* _What is being asked_: Please retype the records below exactly as they stand.

========================================================================

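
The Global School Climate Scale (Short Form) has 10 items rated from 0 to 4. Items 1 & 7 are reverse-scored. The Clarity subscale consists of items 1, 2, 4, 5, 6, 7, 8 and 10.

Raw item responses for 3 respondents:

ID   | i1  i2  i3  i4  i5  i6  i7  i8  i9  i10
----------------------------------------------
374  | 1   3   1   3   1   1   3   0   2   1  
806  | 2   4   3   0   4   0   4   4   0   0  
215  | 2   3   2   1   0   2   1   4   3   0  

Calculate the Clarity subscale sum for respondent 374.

13

Respondent 374 raw: 1, 3, 1, 3, 1, 1, 3, 0, 2, 1.
Clarity items: 1, 2, 4, 5, 6, 7, 8, 10.
Reverse-coded (reverse-coded value = 4 − response):
  item 1: 4 − 1 = 3
  item 2: 3
  item 4: 3
  item 5: 1
  item 6: 1
  item 7: 4 − 3 = 1
  item 8: 0
  item 10: 1
Sum = 3 + 3 + 3 + 1 + 1 + 1 + 0 + 1 = 13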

========================================================================

* _Task solution_:
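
The Global School Climate Scale (Short Form) has 10 items rated from 0 to 4. Items 1 & 7 are reverse-scored. The Clarity subscale consists of items 1, 2, 4, 5, 6, 7, 8 and 10.

Raw item responses for 3 respondents:

ID   | i1  i2  i3  i4  i5  i6  i7  i8  i9  i10
----------------------------------------------
374  | 1   3   1   3   1   1   3   0   2   1  
806  | 2   4   3   0   4   0   4   4   0   0  
215  | 2   3   2   1   0   2   1   4   3   0  

Calculate the Clarity subscale sum for respondent 374.

13

Respondent 374 raw: 1, 3, 1, 3, 1, 1, 3, 0, 2, 1.
Clarity items: 1, 2, 4, 5, 6, 7, 8, 10.
Reverse-coded (reverse-coded value = 4 − response):
  item 1: 4 − 1 = 3
  item 2: 3
  item 4: 3
  item 5: 1
  item 6: 1
  item 7: 4 − 3 = 1
  item 8: 0
  item 10: 1
Sum = 3 + 3 + 3 + 1 + 1 + 1 + 0 + 1 = 13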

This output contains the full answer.